** Opening LISTED ENTRIES block **

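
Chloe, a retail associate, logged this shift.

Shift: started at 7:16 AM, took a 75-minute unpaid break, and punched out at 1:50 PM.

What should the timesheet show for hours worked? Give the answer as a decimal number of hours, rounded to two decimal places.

Shift: 7:16 AM–1:50 PM = 6 h 34 min; less 75 min break → 5 h 19 min

5.32 hours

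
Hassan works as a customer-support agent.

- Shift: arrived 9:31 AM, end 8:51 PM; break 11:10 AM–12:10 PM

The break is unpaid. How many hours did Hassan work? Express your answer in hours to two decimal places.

Shift: 9:31 AM–8:51 PM = 11 h 20 min; less 60 min break → 10 h 20 min

10.33 hours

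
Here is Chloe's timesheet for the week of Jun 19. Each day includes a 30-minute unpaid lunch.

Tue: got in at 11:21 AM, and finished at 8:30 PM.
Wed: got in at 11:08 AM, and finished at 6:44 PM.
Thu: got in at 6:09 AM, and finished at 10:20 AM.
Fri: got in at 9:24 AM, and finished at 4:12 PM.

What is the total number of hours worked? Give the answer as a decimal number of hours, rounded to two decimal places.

25.73 hours

Tue: 11:21 AM–8:30 PM = 9 h 9 min; less 30 min break → 8 h 39 min
Wed: 11:08 AM–6:44 PM = 7 h 36 min; less 30 min break → 7 h 6 min
Thu: 6:09 AM–10:20 AM = 4 h 11 min; less 30 min break → 3 h 41 min
Fri: 9:24 AM–4:12 PM = 6 h 48 min; less 30 min break → 6 h 18 min
Total: 8 h 39 min + 7 h 6 min + 3 h 41 min + 6 h 18 min = 25 h 44 min.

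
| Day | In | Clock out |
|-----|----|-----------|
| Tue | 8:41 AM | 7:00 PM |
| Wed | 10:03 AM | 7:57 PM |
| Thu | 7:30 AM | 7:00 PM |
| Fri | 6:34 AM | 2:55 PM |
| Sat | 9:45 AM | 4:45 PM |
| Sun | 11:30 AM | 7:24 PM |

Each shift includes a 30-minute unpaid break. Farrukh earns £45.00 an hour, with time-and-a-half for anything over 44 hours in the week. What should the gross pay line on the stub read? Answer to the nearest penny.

Tue: 8:41 AM–7:00 PM = 10 h 19 min; less 30 min break → 9 h 49 min
Wed: 10:03 AM–7:57 PM = 9 h 54 min; less 30 min break → 9 h 24 min
Thu: 7:30 AM–7:00 PM = 11 h 30 min; less 30 min break → 11 h 0 min
Fri: 6:34 AM–2:55 PM = 8 h 21 min; less 30 min break → 7 h 51 min
Sat: 9:45 AM–4:45 PM = 7 h 0 min; less 30 min break → 6 h 30 min
Sun: 11:30 AM–7:24 PM = 7 h 54 min; less 30 min break → 7 h 24 min
Total worked: 51 h 58 min = 3118 min.
Regular 44 h 0 min = 2640 min at £45.00/h; overtime 7 h 58 min = 478 min at £67.50/h.
Pay = (2640 × £45.00 + 478 × £67.50) ÷ 60 = £2517.75.

£2517.75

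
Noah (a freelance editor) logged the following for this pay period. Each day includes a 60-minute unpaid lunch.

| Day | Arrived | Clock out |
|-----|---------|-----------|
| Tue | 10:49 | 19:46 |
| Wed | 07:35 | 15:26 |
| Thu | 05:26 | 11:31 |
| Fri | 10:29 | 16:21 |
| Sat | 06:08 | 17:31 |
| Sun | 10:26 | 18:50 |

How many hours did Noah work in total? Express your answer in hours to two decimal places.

Tue: 10:49–19:46 = 8 h 57 min; less 60 min break → 7 h 57 min
Wed: 07:35–15:26 = 7 h 51 min; less 60 min break → 6 h 51 min
Thu: 05:26–11:31 = 6 h 5 min; less 60 min break → 5 h 5 min
Fri: 10:29–16:21 = 5 h 52 min; less 60 min break → 4 h 52 min
Sat: 06:08–17:31 = 11 h 23 min; less 60 min break → 10 h 23 min
Sun: 10:26–18:50 = 8 h 24 min; less 60 min break → 7 h 24 min
Total: 7 h 57 min + 6 h 51 min + 5 h 5 min + 4 h 52 min + 10 h 23 min + 7 h 24 min = 42 h 32 min.

42.53 hours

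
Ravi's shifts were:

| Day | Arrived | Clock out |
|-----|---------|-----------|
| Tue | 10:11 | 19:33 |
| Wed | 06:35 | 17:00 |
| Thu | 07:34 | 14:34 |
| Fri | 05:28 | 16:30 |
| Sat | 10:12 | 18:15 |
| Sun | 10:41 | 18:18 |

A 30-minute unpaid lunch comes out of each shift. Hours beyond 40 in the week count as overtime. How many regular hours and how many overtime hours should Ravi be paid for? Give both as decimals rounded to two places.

Regular 40.00 hours, overtime 10.48 hours

Tue: 10:11–19:33 = 9 h 22 min; less 30 min break → 8 h 52 min
Wed: 06:35–17:00 = 10 h 25 min; less 30 min break → 9 h 55 min
Thu: 07:34–14:34 = 7 h 0 min; less 30 min break → 6 h 30 min
Fri: 05:28–16:30 = 11 h 2 min; less 30 min break → 10 h 32 min
Sat: 10:12–18:15 = 8 h 3 min; less 30 min break → 7 h 33 min
Sun: 10:41–18:18 = 7 h 37 min; less 30 min break → 7 h 7 min
Total worked: 50 h 29 min = 50.48 h.
Threshold 40 h → overtime 10 h 29 min, regular 40 h 0 min.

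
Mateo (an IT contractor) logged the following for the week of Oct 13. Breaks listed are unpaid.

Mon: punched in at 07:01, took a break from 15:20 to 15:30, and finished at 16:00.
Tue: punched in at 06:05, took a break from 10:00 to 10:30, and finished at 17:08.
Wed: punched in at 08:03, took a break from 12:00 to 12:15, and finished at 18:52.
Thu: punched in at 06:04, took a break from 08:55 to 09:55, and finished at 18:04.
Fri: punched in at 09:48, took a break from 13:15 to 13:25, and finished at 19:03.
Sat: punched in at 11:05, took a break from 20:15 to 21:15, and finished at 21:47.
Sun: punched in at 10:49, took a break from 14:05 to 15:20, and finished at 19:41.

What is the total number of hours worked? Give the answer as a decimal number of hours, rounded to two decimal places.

67.33 hours

Mon: 07:01–16:00 = 8 h 59 min; less 10 min break → 8 h 49 min
Tue: 06:05–17:08 = 11 h 3 min; less 30 min break → 10 h 33 min
Wed: 08:03–18:52 = 10 h 49 min; less 15 min break → 10 h 34 min
Thu: 06:04–18:04 = 12 h 0 min; less 60 min break → 11 h 0 min
Fri: 09:48–19:03 = 9 h 15 min; less 10 min break → 9 h 5 min
Sat: 11:05–21:47 = 10 h 42 min; less 60 min break → 9 h 42 min
Sun: 10:49–19:41 = 8 h 52 min; less 75 min break → 7 h 37 min
Total: 8 h 49 min + 10 h 33 min + 10 h 34 min + 11 h 0 min + 9 h 5 min + 9 h 42 min + 7 h 37 min = 67 h 20 min.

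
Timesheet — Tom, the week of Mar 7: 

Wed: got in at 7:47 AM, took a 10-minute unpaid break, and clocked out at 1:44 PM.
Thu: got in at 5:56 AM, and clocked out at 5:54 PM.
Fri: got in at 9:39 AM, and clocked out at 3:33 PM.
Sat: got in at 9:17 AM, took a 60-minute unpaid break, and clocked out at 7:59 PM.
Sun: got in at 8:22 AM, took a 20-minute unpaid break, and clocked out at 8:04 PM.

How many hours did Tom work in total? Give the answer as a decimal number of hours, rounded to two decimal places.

Wed: 7:47 AM–1:44 PM = 5 h 57 min; less 10 min break → 5 h 47 min
Thu: 5:56 AM–5:54 PM = 11 h 58 min
Fri: 9:39 AM–3:33 PM = 5 h 54 min
Sat: 9:17 AM–7:59 PM = 10 h 42 min; less 60 min break → 9 h 42 min
Sun: 8:22 AM–8:04 PM = 11 h 42 min; less 20 min break → 11 h 22 min
Total: 5 h 47 min + 11 h 58 min + 5 h 54 min + 9 h 42 min + 11 h 22 min = 44 h 43 min.

44.72 hours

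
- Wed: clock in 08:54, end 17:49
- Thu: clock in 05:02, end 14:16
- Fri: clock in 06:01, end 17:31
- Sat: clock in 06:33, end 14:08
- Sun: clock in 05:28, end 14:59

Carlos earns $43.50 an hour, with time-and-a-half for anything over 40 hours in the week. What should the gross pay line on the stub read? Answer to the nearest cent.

$2180.44

Wed: 08:54–17:49 = 8 h 55 min
Thu: 05:02–14:16 = 9 h 14 min
Fri: 06:01–17:31 = 11 h 30 min
Sat: 06:33–14:08 = 7 h 35 min
Sun: 05:28–14:59 = 9 h 31 min
Total worked: 46 h 45 min = 2805 min.
Regular 40 h 0 min = 2400 min at $43.50/h; overtime 6 h 45 min = 405 min at $65.25/h.
Pay = (2400 × $43.50 + 405 × $65.25) ÷ 60 = $2180.44.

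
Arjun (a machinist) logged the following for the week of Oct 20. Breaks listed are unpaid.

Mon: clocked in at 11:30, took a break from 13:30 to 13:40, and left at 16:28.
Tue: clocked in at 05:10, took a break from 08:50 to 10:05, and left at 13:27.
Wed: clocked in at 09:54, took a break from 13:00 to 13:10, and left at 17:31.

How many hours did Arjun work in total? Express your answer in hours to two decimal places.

19.28 hours

Mon: 11:30–16:28 = 4 h 58 min; less 10 min break → 4 h 48 min
Tue: 05:10–13:27 = 8 h 17 min; less 75 min break → 7 h 2 min
Wed: 09:54–17:31 = 7 h 37 min; less 10 min break → 7 h 27 min
Total: 4 h 48 min + 7 h 2 min + 7 h 27 min = 19 h 17 min.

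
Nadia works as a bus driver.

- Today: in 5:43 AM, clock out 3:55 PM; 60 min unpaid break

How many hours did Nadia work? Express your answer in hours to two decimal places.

Today: 5:43 AM–3:55 PM = 10 h 12 min; less 60 min break → 9 h 12 min

9.20 hours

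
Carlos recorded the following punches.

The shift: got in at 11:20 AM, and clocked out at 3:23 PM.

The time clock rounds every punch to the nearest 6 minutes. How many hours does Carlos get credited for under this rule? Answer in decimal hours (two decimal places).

4.10 hours

The shift: in 11:20 AM→11:18 AM, out 3:23 PM→3:24 PM; 4 h 6 min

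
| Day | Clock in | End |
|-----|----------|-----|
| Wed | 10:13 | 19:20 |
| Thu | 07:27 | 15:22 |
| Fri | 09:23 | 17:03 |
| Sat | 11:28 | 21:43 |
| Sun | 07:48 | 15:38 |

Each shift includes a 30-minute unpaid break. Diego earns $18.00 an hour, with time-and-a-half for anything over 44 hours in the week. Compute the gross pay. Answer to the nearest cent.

Wed: 10:13–19:20 = 9 h 7 min; less 30 min break → 8 h 37 min
Thu: 07:27–15:22 = 7 h 55 min; less 30 min break → 7 h 25 min
Fri: 09:23–17:03 = 7 h 40 min; less 30 min break → 7 h 10 min
Sat: 11:28–21:43 = 10 h 15 min; less 30 min break → 9 h 45 min
Sun: 07:48–15:38 = 7 h 50 min; less 30 min break → 7 h 20 min
Total worked: 40 h 17 min = 2417 min.
Regular 40 h 17 min = 2417 min at $18.00/h; overtime 0 h 0 min = 0 min at $27.00/h.
Pay = (2417 × $18.00 + 0 × $27.00) ÷ 60 = $725.10.

$725.10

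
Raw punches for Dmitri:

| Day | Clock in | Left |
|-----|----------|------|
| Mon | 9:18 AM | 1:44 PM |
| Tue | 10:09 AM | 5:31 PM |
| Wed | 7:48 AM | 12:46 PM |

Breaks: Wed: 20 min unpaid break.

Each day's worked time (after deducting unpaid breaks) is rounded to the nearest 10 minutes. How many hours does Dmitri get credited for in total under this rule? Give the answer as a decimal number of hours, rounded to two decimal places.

Mon: 9:18 AM–1:44 PM = 4 h 26 min → rounds to 4 h 30 min
Tue: 10:09 AM–5:31 PM = 7 h 22 min → rounds to 7 h 20 min
Wed: 7:48 AM–12:46 PM = 4 h 58 min − 20 min = 4 h 38 min → rounds to 4 h 40 min
Total credited: 16 h 30 min.

16.50 hours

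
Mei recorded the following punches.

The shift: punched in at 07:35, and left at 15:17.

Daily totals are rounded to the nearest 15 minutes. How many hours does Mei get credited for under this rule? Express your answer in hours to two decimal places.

The shift: 07:35–15:17 = 7 h 42 min → rounds to 7 h 45 min

7.75 hours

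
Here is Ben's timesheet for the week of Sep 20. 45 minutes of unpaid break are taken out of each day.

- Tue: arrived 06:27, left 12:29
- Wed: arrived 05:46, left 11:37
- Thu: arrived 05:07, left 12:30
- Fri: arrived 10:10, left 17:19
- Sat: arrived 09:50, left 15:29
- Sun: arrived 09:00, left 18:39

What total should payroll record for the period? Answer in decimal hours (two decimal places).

Tue: 06:27–12:29 = 6 h 2 min; less 45 min break → 5 h 17 min
Wed: 05:46–11:37 = 5 h 51 min; less 45 min break → 5 h 6 min
Thu: 05:07–12:30 = 7 h 23 min; less 45 min break → 6 h 38 min
Fri: 10:10–17:19 = 7 h 9 min; less 45 min break → 6 h 24 min
Sat: 09:50–15:29 = 5 h 39 min; less 45 min break → 4 h 54 min
Sun: 09:00–18:39 = 9 h 39 min; less 45 min break → 8 h 54 min
Total: 5 h 17 min + 5 h 6 min + 6 h 38 min + 6 h 24 min + 4 h 54 min + 8 h 54 min = 37 h 13 min.

37.22 hours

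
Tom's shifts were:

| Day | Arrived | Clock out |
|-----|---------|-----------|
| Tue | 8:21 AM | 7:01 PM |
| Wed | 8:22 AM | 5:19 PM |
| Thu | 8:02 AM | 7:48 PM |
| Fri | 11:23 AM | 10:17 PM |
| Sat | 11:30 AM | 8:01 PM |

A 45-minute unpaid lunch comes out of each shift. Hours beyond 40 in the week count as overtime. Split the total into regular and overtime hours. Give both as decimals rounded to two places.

Regular 40.00 hours, overtime 7.05 hours

Tue: 8:21 AM–7:01 PM = 10 h 40 min; less 45 min break → 9 h 55 min
Wed: 8:22 AM–5:19 PM = 8 h 57 min; less 45 min break → 8 h 12 min
Thu: 8:02 AM–7:48 PM = 11 h 46 min; less 45 min break → 11 h 1 min
Fri: 11:23 AM–10:17 PM = 10 h 54 min; less 45 min break → 10 h 9 min
Sat: 11:30 AM–8:01 PM = 8 h 31 min; less 45 min break → 7 h 46 min
Total worked: 47 h 3 min = 47.05 h.
Threshold 40 h → overtime 7 h 3 min, regular 40 h 0 min.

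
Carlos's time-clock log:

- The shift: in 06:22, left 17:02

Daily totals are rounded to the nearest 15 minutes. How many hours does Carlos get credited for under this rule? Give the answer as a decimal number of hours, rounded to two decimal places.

10.75 hours

The shift: 06:22–17:02 = 10 h 40 min → rounds to 10 h 45 min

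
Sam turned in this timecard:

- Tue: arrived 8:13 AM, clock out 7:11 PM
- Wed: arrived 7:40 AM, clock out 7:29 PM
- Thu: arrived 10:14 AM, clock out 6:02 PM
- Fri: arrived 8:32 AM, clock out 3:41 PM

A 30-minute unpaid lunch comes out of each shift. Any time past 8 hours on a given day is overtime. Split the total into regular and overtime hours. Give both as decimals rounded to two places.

Regular 29.95 hours, overtime 5.78 hours

Tue: 8:13 AM–7:11 PM = 10 h 58 min; less 30 min break → 10 h 28 min
Wed: 7:40 AM–7:29 PM = 11 h 49 min; less 30 min break → 11 h 19 min
Thu: 10:14 AM–6:02 PM = 7 h 48 min; less 30 min break → 7 h 18 min
Fri: 8:32 AM–3:41 PM = 7 h 9 min; less 30 min break → 6 h 39 min
Tue reg 8 h 0 min / OT 2 h 28 min; Wed reg 8 h 0 min / OT 3 h 19 min; Thu reg 7 h 18 min / OT 0 h 0 min; Fri reg 6 h 39 min / OT 0 h 0 min.
Totals: regular 29 h 57 min, overtime 5 h 47 min.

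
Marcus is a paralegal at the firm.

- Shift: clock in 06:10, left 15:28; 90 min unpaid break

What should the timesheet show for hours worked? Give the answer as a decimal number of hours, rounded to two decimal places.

7.80 hours

Shift: 06:10–15:28 = 9 h 18 min; less 90 min break → 7 h 48 min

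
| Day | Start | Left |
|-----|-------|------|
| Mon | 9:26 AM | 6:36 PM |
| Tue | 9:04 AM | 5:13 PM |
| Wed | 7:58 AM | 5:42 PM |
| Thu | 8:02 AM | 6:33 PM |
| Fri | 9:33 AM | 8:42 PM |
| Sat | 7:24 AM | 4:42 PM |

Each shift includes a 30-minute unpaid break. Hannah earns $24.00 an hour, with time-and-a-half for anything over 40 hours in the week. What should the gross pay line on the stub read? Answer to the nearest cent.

$1500.60

Mon: 9:26 AM–6:36 PM = 9 h 10 min; less 30 min break → 8 h 40 min
Tue: 9:04 AM–5:13 PM = 8 h 9 min; less 30 min break → 7 h 39 min
Wed: 7:58 AM–5:42 PM = 9 h 44 min; less 30 min break → 9 h 14 min
Thu: 8:02 AM–6:33 PM = 10 h 31 min; less 30 min break → 10 h 1 min
Fri: 9:33 AM–8:42 PM = 11 h 9 min; less 30 min break → 10 h 39 min
Sat: 7:24 AM–4:42 PM = 9 h 18 min; less 30 min break → 8 h 48 min
Total worked: 55 h 1 min = 3301 min.
Regular 40 h 0 min = 2400 min at $24.00/h; overtime 15 h 1 min = 901 min at $36.00/h.
Pay = (2400 × $24.00 + 901 × $36.00) ÷ 60 = $1500.60.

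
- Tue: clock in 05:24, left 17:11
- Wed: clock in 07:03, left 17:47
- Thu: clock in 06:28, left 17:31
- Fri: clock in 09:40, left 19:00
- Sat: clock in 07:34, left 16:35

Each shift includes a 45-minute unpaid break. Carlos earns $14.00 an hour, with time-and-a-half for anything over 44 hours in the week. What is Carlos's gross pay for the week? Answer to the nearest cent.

Tue: 05:24–17:11 = 11 h 47 min; less 45 min break → 11 h 2 min
Wed: 07:03–17:47 = 10 h 44 min; less 45 min break → 9 h 59 min
Thu: 06:28–17:31 = 11 h 3 min; less 45 min break → 10 h 18 min
Fri: 09:40–19:00 = 9 h 20 min; less 45 min break → 8 h 35 min
Sat: 07:34–16:35 = 9 h 1 min; less 45 min break → 8 h 16 min
Total worked: 48 h 10 min = 2890 min.
Regular 44 h 0 min = 2640 min at $14.00/h; overtime 4 h 10 min = 250 min at $21.00/h.
Pay = (2640 × $14.00 + 250 × $21.00) ÷ 60 = $703.50.

$703.50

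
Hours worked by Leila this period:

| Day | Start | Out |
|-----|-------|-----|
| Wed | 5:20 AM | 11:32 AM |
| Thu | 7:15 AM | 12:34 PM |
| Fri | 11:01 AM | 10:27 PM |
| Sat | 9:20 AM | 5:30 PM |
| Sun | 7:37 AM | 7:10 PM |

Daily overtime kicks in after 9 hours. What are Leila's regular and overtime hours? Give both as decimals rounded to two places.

Regular 37.68 hours, overtime 4.98 hours

Wed: 5:20 AM–11:32 AM = 6 h 12 min
Thu: 7:15 AM–12:34 PM = 5 h 19 min
Fri: 11:01 AM–10:27 PM = 11 h 26 min
Sat: 9:20 AM–5:30 PM = 8 h 10 min
Sun: 7:37 AM–7:10 PM = 11 h 33 min
Wed reg 6 h 12 min / OT 0 h 0 min; Thu reg 5 h 19 min / OT 0 h 0 min; Fri reg 9 h 0 min / OT 2 h 26 min; Sat reg 8 h 10 min / OT 0 h 0 min; Sun reg 9 h 0 min / OT 2 h 33 min.
Totals: regular 37 h 41 min, overtime 4 h 59 min.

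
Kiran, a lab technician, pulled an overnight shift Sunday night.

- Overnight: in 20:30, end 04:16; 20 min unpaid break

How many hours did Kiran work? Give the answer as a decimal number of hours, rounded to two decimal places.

7.43 hours

Overnight: 20:30 → midnight = 3 h 30 min; midnight → 04:16 = 4 h 16 min; span 7 h 46 min; less 20 min break → 7 h 26 min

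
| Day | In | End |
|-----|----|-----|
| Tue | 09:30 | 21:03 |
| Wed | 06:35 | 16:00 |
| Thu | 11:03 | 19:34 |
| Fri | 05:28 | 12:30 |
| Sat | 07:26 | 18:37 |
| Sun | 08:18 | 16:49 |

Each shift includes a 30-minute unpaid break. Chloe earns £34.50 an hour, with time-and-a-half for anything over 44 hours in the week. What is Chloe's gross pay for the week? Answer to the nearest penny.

£1994.96

Tue: 09:30–21:03 = 11 h 33 min; less 30 min break → 11 h 3 min
Wed: 06:35–16:00 = 9 h 25 min; less 30 min break → 8 h 55 min
Thu: 11:03–19:34 = 8 h 31 min; less 30 min break → 8 h 1 min
Fri: 05:28–12:30 = 7 h 2 min; less 30 min break → 6 h 32 min
Sat: 07:26–18:37 = 11 h 11 min; less 30 min break → 10 h 41 min
Sun: 08:18–16:49 = 8 h 31 min; less 30 min break → 8 h 1 min
Total worked: 53 h 13 min = 3193 min.
Regular 44 h 0 min = 2640 min at £34.50/h; overtime 9 h 13 min = 553 min at £51.75/h.
Pay = (2640 × £34.50 + 553 × £51.75) ÷ 60 = £1994.96.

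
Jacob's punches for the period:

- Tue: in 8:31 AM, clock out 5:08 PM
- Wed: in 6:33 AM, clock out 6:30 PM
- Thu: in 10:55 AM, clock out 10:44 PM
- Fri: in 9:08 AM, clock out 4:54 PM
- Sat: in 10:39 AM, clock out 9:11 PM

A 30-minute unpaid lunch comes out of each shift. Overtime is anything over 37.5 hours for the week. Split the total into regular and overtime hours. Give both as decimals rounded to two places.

Tue: 8:31 AM–5:08 PM = 8 h 37 min; less 30 min break → 8 h 7 min
Wed: 6:33 AM–6:30 PM = 11 h 57 min; less 30 min break → 11 h 27 min
Thu: 10:55 AM–10:44 PM = 11 h 49 min; less 30 min break → 11 h 19 min
Fri: 9:08 AM–4:54 PM = 7 h 46 min; less 30 min break → 7 h 16 min
Sat: 10:39 AM–9:11 PM = 10 h 32 min; less 30 min break → 10 h 2 min
Total worked: 48 h 11 min = 48.18 h.
Threshold 37.5 h → overtime 10 h 41 min, regular 37 h 30 min.

Regular 37.50 hours, overtime 10.68 hours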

** Closing LISTED ENTRIES block **

● ABOUT THIS EXERCISE
Wherever the word "logged" occurs in the data, copy that whole line.

● OUTPUT OF THE TASK
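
Chloe, a retail associate, logged this shift.
Noah (a freelance editor) logged the following for this pay period. Each day includes a 60-minute unpaid lunch.
Mateo (an IT contractor) logged the following for the week of Oct 13. Breaks listed are unpaid.
Arjun (a machinist) logged the following for the week of Oct 20. Breaks listed are unpaid.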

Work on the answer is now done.